# Exercise objective:
Pull out of the data below the stretch of lines bounded by the one containing "Initial state: x = 0." and the one containing "next | x = 34 |", both bounds included, unchanged.

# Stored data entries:
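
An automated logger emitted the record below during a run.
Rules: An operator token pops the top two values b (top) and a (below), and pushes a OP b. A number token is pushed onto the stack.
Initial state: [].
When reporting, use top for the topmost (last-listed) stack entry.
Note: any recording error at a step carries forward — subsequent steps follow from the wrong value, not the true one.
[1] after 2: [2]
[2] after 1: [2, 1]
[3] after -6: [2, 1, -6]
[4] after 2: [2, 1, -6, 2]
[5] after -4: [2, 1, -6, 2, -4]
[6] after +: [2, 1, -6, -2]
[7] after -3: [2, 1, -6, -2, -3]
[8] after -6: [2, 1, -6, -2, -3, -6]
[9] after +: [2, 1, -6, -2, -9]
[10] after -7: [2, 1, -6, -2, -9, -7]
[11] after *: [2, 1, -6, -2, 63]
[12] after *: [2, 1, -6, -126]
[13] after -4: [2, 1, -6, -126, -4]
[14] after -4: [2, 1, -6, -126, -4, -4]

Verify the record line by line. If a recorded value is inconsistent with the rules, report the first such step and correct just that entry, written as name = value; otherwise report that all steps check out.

no error

1. push 2: top = 2 (in agreement)
2. push 1: top = 1 (confirmed correct)
3. push -6: top = -6 (in agreement)
4. push 2: top = 2 (confirmed correct)
5. push -4: top = -4 (same as recorded)
6. 2 + -4 = -2 (in agreement)
7. push -3: top = -3 (in agreement)
8. push -6: top = -6 (consistent with the record)
9. -3 + -6 = -9 (exactly as logged)
10. push -7: top = -7 (exactly as logged)
11. -9 * -7 = 63 (in agreement)
12. -2 * 63 = -126 (exactly as logged)
13. push -4: top = -4 (checks out)
14. push -4: top = -4 (consistent with the record)
All entries verified; no error found.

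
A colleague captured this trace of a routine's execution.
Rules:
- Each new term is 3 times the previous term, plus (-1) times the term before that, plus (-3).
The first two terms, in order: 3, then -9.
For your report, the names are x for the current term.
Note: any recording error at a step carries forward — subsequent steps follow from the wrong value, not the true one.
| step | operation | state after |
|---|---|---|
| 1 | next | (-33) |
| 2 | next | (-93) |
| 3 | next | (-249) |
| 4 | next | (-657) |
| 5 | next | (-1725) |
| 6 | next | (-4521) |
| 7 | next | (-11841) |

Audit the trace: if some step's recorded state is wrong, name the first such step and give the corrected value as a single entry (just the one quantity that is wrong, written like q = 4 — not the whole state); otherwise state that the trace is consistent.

no error

step 1: x = 3*(-9) + (-1)*(3) + (-3) = -33 -> checks out
step 2: x = 3*(-33) + (-1)*(-9) + (-3) = -93 -> same as recorded
step 3: x = 3*(-93) + (-1)*(-33) + (-3) = -249 -> confirmed correct
step 4: x = 3*(-249) + (-1)*(-93) + (-3) = -657 -> same as recorded
step 5: x = 3*(-657) + (-1)*(-249) + (-3) = -1725 -> confirmed correct
step 6: x = 3*(-1725) + (-1)*(-657) + (-3) = -4521 -> agrees with the trace
step 7: x = 3*(-4521) + (-1)*(-1725) + (-3) = -11841 -> no discrepancy
Every step is consistent.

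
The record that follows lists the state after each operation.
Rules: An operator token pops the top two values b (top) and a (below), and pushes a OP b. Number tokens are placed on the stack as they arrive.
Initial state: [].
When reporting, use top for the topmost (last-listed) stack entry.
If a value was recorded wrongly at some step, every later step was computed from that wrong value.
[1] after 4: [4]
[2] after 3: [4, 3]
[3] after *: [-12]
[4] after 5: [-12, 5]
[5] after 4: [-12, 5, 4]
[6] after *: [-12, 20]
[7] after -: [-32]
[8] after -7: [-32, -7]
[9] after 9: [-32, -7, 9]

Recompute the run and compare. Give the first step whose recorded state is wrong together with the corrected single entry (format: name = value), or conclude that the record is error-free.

step 3, top = 12

1. push 4: top = 4 (checks out)
2. push 3: top = 3 (consistent with the record)
3. 4 * 3 = 12 (first mismatch against the record)
The earliest wrong entry is at step 3: it should read top = 12.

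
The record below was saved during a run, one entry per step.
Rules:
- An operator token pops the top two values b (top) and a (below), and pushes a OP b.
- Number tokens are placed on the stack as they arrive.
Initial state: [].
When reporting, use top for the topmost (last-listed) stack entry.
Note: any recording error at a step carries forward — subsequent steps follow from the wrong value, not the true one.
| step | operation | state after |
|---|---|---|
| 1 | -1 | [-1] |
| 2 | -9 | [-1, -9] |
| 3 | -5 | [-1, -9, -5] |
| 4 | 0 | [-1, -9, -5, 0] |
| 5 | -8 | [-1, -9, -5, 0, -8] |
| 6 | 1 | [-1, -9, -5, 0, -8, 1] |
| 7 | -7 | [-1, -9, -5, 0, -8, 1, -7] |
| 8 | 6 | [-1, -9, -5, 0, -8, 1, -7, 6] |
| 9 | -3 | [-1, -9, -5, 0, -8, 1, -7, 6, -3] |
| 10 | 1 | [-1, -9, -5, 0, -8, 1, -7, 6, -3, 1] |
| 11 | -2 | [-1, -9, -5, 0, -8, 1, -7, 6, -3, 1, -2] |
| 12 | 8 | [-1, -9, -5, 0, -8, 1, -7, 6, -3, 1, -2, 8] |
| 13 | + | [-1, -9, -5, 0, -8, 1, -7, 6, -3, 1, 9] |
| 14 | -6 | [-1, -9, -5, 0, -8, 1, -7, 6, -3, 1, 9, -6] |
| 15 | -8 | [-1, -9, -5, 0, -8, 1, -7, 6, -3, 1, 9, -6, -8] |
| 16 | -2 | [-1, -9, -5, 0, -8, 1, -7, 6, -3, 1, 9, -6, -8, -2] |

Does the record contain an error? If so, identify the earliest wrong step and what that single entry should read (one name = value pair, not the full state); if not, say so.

step 1: push -1: top = -1 -> verified
step 2: push -9: top = -9 -> verified
step 3: push -5: top = -5 -> verified
step 4: push 0: top = 0 -> exactly as logged
step 5: push -8: top = -8 -> agrees with the record
step 6: push 1: top = 1 -> no discrepancy
step 7: push -7: top = -7 -> verified
step 8: push 6: top = 6 -> same as recorded
step 9: push -3: top = -3 -> no discrepancy
step 10: push 1: top = 1 -> confirmed correct
step 11: push -2: top = -2 -> checks out
step 12: push 8: top = 8 -> consistent with the record
step 13: -2 + 8 = 6 -> this is not what the record shows
The audit stops at step 13: the recorded entry is wrong and should be top = 6.

step 13, top = 6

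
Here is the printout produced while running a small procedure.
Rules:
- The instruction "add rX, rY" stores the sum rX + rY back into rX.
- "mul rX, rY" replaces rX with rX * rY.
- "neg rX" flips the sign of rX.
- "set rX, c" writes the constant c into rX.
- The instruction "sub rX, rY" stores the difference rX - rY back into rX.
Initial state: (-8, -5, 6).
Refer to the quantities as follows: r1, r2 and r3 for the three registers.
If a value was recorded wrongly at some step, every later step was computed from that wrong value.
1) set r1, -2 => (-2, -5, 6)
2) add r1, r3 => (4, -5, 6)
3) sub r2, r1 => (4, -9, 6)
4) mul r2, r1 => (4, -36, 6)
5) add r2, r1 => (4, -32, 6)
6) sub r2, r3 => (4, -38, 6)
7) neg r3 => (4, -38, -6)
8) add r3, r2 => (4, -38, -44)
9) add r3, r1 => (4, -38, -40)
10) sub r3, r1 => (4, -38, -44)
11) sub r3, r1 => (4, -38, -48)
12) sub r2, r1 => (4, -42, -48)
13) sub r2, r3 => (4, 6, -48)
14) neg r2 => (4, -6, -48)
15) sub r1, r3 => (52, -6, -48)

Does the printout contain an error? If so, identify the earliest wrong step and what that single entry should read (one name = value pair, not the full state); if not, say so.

Step 1: r1 = -2 — no discrepancy.
Step 2: r1 = -2 + 6 = 4 — verified.
Step 3: r2 = -5 - 4 = -9 — verified.
Step 4: r2 = -9 * 4 = -36 — same as recorded.
Step 5: r2 = -36 + 4 = -32 — consistent with the printout.
Step 6: r2 = -32 - 6 = -38 — no discrepancy.
Step 7: r3 = -(6) = -6 — agrees with the printout.
Step 8: r3 = -6 + -38 = -44 — consistent with the printout.
Step 9: r3 = -44 + 4 = -40 — confirmed correct.
Step 10: r3 = -40 - 4 = -44 — confirmed correct.
Step 11: r3 = -44 - 4 = -48 — consistent with the printout.
Step 12: r2 = -38 - 4 = -42 — in agreement.
Step 13: r2 = -42 - -48 = 6 — exactly as logged.
Step 14: r2 = -(6) = -6 — checks out.
Step 15: r1 = 4 - -48 = 52 — confirmed correct.
Nothing is out of place; the run is error-free.

no error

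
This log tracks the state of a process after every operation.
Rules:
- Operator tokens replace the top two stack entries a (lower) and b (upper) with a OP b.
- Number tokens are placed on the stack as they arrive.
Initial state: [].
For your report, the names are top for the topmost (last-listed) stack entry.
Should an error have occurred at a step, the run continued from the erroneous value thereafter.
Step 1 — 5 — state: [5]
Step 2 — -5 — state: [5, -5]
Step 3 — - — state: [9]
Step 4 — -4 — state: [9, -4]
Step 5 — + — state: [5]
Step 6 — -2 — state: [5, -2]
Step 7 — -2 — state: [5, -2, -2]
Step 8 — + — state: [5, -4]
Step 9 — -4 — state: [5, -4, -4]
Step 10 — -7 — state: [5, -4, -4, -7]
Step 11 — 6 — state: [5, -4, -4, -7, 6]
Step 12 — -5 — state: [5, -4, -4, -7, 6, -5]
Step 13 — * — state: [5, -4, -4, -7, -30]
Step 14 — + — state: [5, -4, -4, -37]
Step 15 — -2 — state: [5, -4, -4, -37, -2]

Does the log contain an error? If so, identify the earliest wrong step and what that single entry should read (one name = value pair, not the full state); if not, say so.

step 3, top = 10

Step 1: push 5: top = 5 — verified.
Step 2: push -5: top = -5 — confirmed correct.
Step 3: 5 - -5 = 10 — the entry is off here.
Step 3 is the first one off; corrected, top = 10.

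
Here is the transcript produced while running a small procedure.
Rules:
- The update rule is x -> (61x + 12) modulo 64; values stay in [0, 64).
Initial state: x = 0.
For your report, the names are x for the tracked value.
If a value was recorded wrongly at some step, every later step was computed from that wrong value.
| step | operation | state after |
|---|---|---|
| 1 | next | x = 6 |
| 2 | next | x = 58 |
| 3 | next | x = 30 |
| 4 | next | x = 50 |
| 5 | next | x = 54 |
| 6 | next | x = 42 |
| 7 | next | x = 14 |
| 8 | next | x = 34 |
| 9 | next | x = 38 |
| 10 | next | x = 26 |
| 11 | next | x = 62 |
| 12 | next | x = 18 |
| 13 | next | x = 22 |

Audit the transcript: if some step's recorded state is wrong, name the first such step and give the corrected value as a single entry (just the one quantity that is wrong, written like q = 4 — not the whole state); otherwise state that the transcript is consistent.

step 1, x = 12

Recomputing the run from the initial state:
step 1: x = 12
step 2: x = 40
step 3: x = 20
step 4: x = 16
step 5: x = 28
step 6: x = 56
step 7: x = 36
step 8: x = 32
step 9: x = 44
step 10: x = 8
step 11: x = 52
step 12: x = 48
step 13: x = 60
The first disagreement with the transcript is at step 1, where the value should be x = 12.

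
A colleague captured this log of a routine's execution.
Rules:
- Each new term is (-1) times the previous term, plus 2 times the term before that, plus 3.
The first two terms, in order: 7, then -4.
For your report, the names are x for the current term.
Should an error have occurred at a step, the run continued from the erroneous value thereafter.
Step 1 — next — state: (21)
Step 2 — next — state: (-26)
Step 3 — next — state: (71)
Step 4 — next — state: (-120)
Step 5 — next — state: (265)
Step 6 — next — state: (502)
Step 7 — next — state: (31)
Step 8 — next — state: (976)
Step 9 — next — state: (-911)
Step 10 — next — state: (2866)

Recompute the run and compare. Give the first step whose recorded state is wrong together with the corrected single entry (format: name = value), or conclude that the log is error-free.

step 6, x = -502

1. x = -1*(-4) + (2)*(7) + (3) = 21 (confirmed correct)
2. x = -1*(21) + (2)*(-4) + (3) = -26 (confirmed correct)
3. x = -1*(-26) + (2)*(21) + (3) = 71 (consistent with the log)
4. x = -1*(71) + (2)*(-26) + (3) = -120 (in agreement)
5. x = -1*(-120) + (2)*(71) + (3) = 265 (in agreement)
6. x = -1*(265) + (2)*(-120) + (3) = -502 (first mismatch against the log)
First deviation found at step 6; the corrected entry is x = -502.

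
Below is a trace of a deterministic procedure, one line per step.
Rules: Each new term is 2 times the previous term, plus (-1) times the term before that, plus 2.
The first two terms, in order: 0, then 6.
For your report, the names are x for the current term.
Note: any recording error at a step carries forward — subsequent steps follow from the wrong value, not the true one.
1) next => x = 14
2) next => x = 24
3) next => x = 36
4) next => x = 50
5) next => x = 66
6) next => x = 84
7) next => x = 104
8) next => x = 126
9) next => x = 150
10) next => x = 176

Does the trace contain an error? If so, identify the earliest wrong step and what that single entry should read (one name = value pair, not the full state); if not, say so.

1. x = 2*(6) + (-1)*(0) + (2) = 14 (in agreement)
2. x = 2*(14) + (-1)*(6) + (2) = 24 (consistent with the trace)
3. x = 2*(24) + (-1)*(14) + (2) = 36 (no discrepancy)
4. x = 2*(36) + (-1)*(24) + (2) = 50 (exactly as logged)
5. x = 2*(50) + (-1)*(36) + (2) = 66 (checks out)
6. x = 2*(66) + (-1)*(50) + (2) = 84 (verified)
7. x = 2*(84) + (-1)*(66) + (2) = 104 (matches)
8. x = 2*(104) + (-1)*(84) + (2) = 126 (in agreement)
9. x = 2*(126) + (-1)*(104) + (2) = 150 (exactly as logged)
10. x = 2*(150) + (-1)*(126) + (2) = 176 (agrees with the trace)
No step deviates from the rules.

no error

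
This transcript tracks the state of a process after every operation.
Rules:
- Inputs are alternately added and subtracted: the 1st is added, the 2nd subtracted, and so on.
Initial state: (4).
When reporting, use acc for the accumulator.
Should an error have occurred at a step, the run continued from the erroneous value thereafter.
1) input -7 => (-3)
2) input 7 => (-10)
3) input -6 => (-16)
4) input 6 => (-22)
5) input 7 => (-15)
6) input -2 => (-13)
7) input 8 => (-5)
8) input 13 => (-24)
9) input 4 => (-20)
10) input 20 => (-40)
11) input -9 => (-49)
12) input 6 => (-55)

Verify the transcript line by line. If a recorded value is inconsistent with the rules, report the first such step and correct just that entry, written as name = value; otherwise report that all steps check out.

step 8, acc = -18

1. acc = 4 + -7 = -3 (checks out)
2. acc = -3 - 7 = -10 (exactly as logged)
3. acc = -10 + -6 = -16 (same as recorded)
4. acc = -16 - 6 = -22 (in agreement)
5. acc = -22 + 7 = -15 (agrees with the transcript)
6. acc = -15 - -2 = -13 (same as recorded)
7. acc = -13 + 8 = -5 (exactly as logged)
8. acc = -5 - 13 = -18 (the entry is off here)
The earliest wrong entry is at step 8: it should read acc = -18.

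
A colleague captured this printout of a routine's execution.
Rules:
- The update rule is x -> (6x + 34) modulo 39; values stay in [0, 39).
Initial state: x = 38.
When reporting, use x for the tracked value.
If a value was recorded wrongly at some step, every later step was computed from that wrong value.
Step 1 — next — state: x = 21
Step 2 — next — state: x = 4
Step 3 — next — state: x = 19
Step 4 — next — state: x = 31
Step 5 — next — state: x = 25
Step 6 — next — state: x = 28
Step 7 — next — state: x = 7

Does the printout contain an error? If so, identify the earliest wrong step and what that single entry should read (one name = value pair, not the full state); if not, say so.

step 1, x = 28

Recomputing the run from the initial state:
step 1: x = 28
step 2: x = 7
step 3: x = 37
step 4: x = 22
step 5: x = 10
step 6: x = 16
step 7: x = 13
The first disagreement with the printout is at step 1, where the value should be x = 28.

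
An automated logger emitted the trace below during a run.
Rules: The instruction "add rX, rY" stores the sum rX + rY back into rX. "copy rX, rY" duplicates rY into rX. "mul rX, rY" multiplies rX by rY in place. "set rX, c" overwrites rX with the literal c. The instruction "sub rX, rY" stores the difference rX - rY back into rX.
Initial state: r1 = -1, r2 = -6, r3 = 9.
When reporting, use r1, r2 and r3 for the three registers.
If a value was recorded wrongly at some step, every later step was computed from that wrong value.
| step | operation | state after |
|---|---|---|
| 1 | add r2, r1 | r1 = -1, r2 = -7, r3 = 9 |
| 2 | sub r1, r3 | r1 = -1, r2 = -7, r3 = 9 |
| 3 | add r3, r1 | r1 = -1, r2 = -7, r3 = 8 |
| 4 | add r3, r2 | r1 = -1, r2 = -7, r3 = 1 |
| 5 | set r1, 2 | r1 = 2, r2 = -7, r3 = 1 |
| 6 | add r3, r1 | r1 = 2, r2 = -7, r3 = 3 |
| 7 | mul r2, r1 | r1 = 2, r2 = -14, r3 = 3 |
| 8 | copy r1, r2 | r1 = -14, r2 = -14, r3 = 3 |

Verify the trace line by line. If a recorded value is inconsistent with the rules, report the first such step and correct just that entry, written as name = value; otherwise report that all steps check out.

1. r2 = -6 + -1 = -7 (matches)
2. r1 = -1 - 9 = -10 (this is not what the trace shows)
That makes step 2 the first incorrect line — r1 = -10 is what it should show.

step 2, r1 = -10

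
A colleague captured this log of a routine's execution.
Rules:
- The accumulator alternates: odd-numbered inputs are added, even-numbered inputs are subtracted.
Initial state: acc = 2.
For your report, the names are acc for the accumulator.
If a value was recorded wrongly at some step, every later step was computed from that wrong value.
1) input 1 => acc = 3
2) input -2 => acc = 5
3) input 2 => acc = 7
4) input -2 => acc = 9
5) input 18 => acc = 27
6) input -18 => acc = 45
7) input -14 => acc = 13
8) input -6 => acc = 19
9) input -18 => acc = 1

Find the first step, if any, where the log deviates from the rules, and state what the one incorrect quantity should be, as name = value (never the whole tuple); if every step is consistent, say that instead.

step 7, acc = 31

step 1: acc = 2 + 1 = 3 -> verified
step 2: acc = 3 - -2 = 5 -> in agreement
step 3: acc = 5 + 2 = 7 -> exactly as logged
step 4: acc = 7 - -2 = 9 -> consistent with the log
step 5: acc = 9 + 18 = 27 -> agrees with the log
step 6: acc = 27 - -18 = 45 -> matches
step 7: acc = 45 + -14 = 31 -> a discrepancy with the log
Conclusion: step 7 carries the first error; the entry should be acc = 31.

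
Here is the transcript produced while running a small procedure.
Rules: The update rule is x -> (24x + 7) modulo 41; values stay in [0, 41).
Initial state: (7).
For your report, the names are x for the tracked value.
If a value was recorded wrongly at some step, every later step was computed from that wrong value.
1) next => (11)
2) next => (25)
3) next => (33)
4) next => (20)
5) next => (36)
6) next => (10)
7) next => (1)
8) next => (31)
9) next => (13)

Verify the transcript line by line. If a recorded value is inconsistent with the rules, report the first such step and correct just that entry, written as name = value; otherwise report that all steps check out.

no error

Step 1: x = (24*7 + 7) mod 41 = 11 — agrees with the transcript.
Step 2: x = (24*11 + 7) mod 41 = 25 — exactly as logged.
Step 3: x = (24*25 + 7) mod 41 = 33 — checks out.
Step 4: x = (24*33 + 7) mod 41 = 20 — matches.
Step 5: x = (24*20 + 7) mod 41 = 36 — confirmed correct.
Step 6: x = (24*36 + 7) mod 41 = 10 — no discrepancy.
Step 7: x = (24*10 + 7) mod 41 = 1 — matches.
Step 8: x = (24*1 + 7) mod 41 = 31 — in agreement.
Step 9: x = (24*31 + 7) mod 41 = 13 — confirmed correct.
Nothing is out of place; the run is error-free.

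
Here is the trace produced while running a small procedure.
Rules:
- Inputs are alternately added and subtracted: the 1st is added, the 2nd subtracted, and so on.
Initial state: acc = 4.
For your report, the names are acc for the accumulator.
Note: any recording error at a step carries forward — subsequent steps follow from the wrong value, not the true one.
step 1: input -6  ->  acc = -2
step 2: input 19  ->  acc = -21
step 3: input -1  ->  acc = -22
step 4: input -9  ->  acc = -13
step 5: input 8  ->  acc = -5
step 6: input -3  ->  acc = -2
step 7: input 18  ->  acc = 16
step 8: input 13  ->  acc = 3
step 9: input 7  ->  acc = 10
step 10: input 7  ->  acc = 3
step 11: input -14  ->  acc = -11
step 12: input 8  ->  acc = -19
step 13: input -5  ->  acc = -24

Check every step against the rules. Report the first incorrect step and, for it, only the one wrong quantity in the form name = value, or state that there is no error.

no error

step 1: acc = 4 + -6 = -2 -> same as recorded
step 2: acc = -2 - 19 = -21 -> same as recorded
step 3: acc = -21 + -1 = -22 -> agrees with the trace
step 4: acc = -22 - -9 = -13 -> matches
step 5: acc = -13 + 8 = -5 -> agrees with the trace
step 6: acc = -5 - -3 = -2 -> checks out
step 7: acc = -2 + 18 = 16 -> verified
step 8: acc = 16 - 13 = 3 -> verified
step 9: acc = 3 + 7 = 10 -> in agreement
step 10: acc = 10 - 7 = 3 -> consistent with the trace
step 11: acc = 3 + -14 = -11 -> no discrepancy
step 12: acc = -11 - 8 = -19 -> no discrepancy
step 13: acc = -19 + -5 = -24 -> matches
Nothing is out of place; the run is error-free.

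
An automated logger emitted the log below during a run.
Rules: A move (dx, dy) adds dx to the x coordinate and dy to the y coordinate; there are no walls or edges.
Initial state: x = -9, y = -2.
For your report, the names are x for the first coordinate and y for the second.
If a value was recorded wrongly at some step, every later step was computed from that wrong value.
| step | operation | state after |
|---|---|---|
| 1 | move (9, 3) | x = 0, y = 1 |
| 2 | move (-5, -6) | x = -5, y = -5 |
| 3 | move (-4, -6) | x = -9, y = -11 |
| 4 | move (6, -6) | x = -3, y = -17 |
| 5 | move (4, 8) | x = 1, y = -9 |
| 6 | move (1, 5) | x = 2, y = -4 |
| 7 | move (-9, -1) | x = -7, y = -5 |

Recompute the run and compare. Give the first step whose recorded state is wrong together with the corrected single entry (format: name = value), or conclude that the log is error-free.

Step 1: x = -9 + (9) = 0, y = -2 + (3) = 1 — matches.
Step 2: x = 0 + (-5) = -5, y = 1 + (-6) = -5 — matches.
Step 3: x = -5 + (-4) = -9, y = -5 + (-6) = -11 — verified.
Step 4: x = -9 + (6) = -3, y = -11 + (-6) = -17 — same as recorded.
Step 5: x = -3 + (4) = 1, y = -17 + (8) = -9 — no discrepancy.
Step 6: x = 1 + (1) = 2, y = -9 + (5) = -4 — matches.
Step 7: x = 2 + (-9) = -7, y = -4 + (-1) = -5 — in agreement.
The whole run recomputes cleanly — no discrepancies.

no error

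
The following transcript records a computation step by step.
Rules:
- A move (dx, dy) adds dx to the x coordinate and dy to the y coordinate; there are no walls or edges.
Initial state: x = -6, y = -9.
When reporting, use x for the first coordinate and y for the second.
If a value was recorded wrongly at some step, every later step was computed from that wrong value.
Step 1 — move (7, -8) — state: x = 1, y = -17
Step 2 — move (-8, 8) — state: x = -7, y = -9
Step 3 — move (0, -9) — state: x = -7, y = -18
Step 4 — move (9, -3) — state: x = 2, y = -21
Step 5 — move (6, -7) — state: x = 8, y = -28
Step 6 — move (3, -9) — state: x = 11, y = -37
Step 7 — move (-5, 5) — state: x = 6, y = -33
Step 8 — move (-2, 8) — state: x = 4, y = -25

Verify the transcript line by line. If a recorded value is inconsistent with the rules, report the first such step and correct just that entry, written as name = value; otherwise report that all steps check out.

step 7, y = -32

1. x = -6 + (7) = 1, y = -9 + (-8) = -17 (verified)
2. x = 1 + (-8) = -7, y = -17 + (8) = -9 (verified)
3. x = -7 + (0) = -7, y = -9 + (-9) = -18 (checks out)
4. x = -7 + (9) = 2, y = -18 + (-3) = -21 (matches)
5. x = 2 + (6) = 8, y = -21 + (-7) = -28 (exactly as logged)
6. x = 8 + (3) = 11, y = -28 + (-9) = -37 (in agreement)
7. x = 11 + (-5) = 6, y = -37 + (5) = -32 (first mismatch against the transcript)
First incorrect step: 7; the correct value is y = -32.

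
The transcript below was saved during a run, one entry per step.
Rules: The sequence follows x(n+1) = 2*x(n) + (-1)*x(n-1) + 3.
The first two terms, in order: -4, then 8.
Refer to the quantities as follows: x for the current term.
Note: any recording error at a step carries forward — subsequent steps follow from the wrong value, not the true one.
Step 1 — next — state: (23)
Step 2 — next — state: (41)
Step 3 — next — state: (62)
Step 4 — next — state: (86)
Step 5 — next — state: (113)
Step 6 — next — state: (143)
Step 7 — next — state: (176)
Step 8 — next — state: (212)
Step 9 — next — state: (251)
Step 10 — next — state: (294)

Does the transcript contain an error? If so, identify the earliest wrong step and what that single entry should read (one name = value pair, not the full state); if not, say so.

Step 1: x = 2*(8) + (-1)*(-4) + (3) = 23 — verified.
Step 2: x = 2*(23) + (-1)*(8) + (3) = 41 — confirmed correct.
Step 3: x = 2*(41) + (-1)*(23) + (3) = 62 — confirmed correct.
Step 4: x = 2*(62) + (-1)*(41) + (3) = 86 — same as recorded.
Step 5: x = 2*(86) + (-1)*(62) + (3) = 113 — verified.
Step 6: x = 2*(113) + (-1)*(86) + (3) = 143 — no discrepancy.
Step 7: x = 2*(143) + (-1)*(113) + (3) = 176 — verified.
Step 8: x = 2*(176) + (-1)*(143) + (3) = 212 — in agreement.
Step 9: x = 2*(212) + (-1)*(176) + (3) = 251 — consistent with the transcript.
Step 10: x = 2*(251) + (-1)*(212) + (3) = 293 — a discrepancy with the transcript.
First deviation found at step 10; the corrected entry is x = 293.

step 10, x = 293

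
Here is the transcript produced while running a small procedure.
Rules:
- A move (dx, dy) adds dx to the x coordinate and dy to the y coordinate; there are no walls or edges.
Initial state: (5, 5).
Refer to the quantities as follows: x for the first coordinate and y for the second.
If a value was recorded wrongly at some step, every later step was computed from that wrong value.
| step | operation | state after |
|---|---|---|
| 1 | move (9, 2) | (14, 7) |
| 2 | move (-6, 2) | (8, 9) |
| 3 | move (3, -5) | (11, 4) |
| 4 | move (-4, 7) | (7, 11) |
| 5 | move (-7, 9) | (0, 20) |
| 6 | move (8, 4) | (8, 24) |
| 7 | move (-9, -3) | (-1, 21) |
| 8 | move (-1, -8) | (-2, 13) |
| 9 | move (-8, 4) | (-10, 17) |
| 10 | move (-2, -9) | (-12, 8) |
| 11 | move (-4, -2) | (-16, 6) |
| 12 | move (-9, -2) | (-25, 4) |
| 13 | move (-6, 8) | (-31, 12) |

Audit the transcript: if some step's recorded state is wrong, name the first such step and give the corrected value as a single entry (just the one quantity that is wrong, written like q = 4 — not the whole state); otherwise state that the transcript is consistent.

Step 1: x = 5 + (9) = 14, y = 5 + (2) = 7 — exactly as logged.
Step 2: x = 14 + (-6) = 8, y = 7 + (2) = 9 — no discrepancy.
Step 3: x = 8 + (3) = 11, y = 9 + (-5) = 4 — agrees with the transcript.
Step 4: x = 11 + (-4) = 7, y = 4 + (7) = 11 — matches.
Step 5: x = 7 + (-7) = 0, y = 11 + (9) = 20 — consistent with the transcript.
Step 6: x = 0 + (8) = 8, y = 20 + (4) = 24 — no discrepancy.
Step 7: x = 8 + (-9) = -1, y = 24 + (-3) = 21 — no discrepancy.
Step 8: x = -1 + (-1) = -2, y = 21 + (-8) = 13 — agrees with the transcript.
Step 9: x = -2 + (-8) = -10, y = 13 + (4) = 17 — consistent with the transcript.
Step 10: x = -10 + (-2) = -12, y = 17 + (-9) = 8 — no discrepancy.
Step 11: x = -12 + (-4) = -16, y = 8 + (-2) = 6 — in agreement.
Step 12: x = -16 + (-9) = -25, y = 6 + (-2) = 4 — in agreement.
Step 13: x = -25 + (-6) = -31, y = 4 + (8) = 12 — verified.
Each recorded entry agrees with the recomputation.

no error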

# Result for this exercise:
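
Initial state: x = 0.
For your report, the names are x for the tracked value.
If a value was recorded wrongly at some step, every later step was computed from that wrong value.
| step | operation | state after |
|---|---|---|
| 1 | next | x = 6 |
| 2 | next | x = 58 |
| 3 | next | x = 30 |
| 4 | next | x = 50 |
| 5 | next | x = 54 |
| 6 | next | x = 42 |
| 7 | next | x = 14 |
| 8 | next | x = 34 |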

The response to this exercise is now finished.